Take the lines below between the one holding "Two setups on" and the one holding "For a food shoot", inclusive, and copy them exactly. Add nothing.
-- Records for the exercise follows --
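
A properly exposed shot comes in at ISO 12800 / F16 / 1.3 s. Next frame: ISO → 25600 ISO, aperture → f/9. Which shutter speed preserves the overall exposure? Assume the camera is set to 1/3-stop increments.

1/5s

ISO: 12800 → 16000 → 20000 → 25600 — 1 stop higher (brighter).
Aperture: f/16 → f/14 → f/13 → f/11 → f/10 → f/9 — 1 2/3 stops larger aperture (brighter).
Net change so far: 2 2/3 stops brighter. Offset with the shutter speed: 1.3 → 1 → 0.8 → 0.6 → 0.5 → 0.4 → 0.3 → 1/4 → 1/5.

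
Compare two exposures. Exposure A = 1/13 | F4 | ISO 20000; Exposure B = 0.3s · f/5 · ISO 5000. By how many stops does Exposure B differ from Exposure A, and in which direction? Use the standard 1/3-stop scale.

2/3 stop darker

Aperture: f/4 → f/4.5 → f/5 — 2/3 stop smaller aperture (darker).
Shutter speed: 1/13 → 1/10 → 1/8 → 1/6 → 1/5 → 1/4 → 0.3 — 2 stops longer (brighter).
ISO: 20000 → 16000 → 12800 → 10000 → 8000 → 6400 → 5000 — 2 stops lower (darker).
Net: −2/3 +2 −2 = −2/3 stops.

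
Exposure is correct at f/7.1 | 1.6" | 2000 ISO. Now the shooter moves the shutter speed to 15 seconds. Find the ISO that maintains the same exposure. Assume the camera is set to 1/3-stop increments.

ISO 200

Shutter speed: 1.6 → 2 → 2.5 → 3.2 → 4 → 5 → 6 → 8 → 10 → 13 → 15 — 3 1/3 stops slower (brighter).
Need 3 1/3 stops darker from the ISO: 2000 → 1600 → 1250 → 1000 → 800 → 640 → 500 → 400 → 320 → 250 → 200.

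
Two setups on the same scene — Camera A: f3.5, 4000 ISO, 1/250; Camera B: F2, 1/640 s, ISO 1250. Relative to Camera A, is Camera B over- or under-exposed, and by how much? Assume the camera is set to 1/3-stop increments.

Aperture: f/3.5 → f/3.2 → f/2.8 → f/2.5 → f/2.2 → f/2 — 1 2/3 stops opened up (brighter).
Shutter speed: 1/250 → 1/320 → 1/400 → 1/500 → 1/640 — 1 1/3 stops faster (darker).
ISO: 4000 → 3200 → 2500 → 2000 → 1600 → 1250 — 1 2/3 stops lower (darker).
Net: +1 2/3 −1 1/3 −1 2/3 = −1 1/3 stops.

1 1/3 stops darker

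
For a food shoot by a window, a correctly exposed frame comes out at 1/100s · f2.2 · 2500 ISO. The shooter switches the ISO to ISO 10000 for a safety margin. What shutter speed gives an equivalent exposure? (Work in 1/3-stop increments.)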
-- Records for the exercise concluded --
-- Records for the exercise follows --
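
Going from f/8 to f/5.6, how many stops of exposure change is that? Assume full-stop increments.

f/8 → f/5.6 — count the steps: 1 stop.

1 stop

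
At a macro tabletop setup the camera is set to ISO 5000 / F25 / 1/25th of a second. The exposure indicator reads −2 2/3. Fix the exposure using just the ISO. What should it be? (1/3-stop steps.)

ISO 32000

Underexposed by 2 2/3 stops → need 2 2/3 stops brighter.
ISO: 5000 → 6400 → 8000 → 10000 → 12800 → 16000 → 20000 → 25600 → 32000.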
-- Records for the exercise concluded --
Task response:
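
Two setups on the same scene — Camera A: f3.5, 4000 ISO, 1/250; Camera B: F2, 1/640 s, ISO 1250. Relative to Camera A, is Camera B over- or under-exposed, and by how much? Assume the camera is set to 1/3-stop increments.

Aperture: f/3.5 → f/3.2 → f/2.8 → f/2.5 → f/2.2 → f/2 — 1 2/3 stops opened up (brighter).
Shutter speed: 1/250 → 1/320 → 1/400 → 1/500 → 1/640 — 1 1/3 stops faster (darker).
ISO: 4000 → 3200 → 2500 → 2000 → 1600 → 1250 — 1 2/3 stops lower (darker).
Net: +1 2/3 −1 1/3 −1 2/3 = −1 1/3 stops.

1 1/3 stops darker

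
For a food shoot by a window, a correctly exposed frame comes out at 1/100s · f2.2 · 2500 ISO. The shooter switches the ISO to ISO 10000 for a safety margin. What shutter speed gives an equivalent exposure? (Work in 1/3-stop increments.)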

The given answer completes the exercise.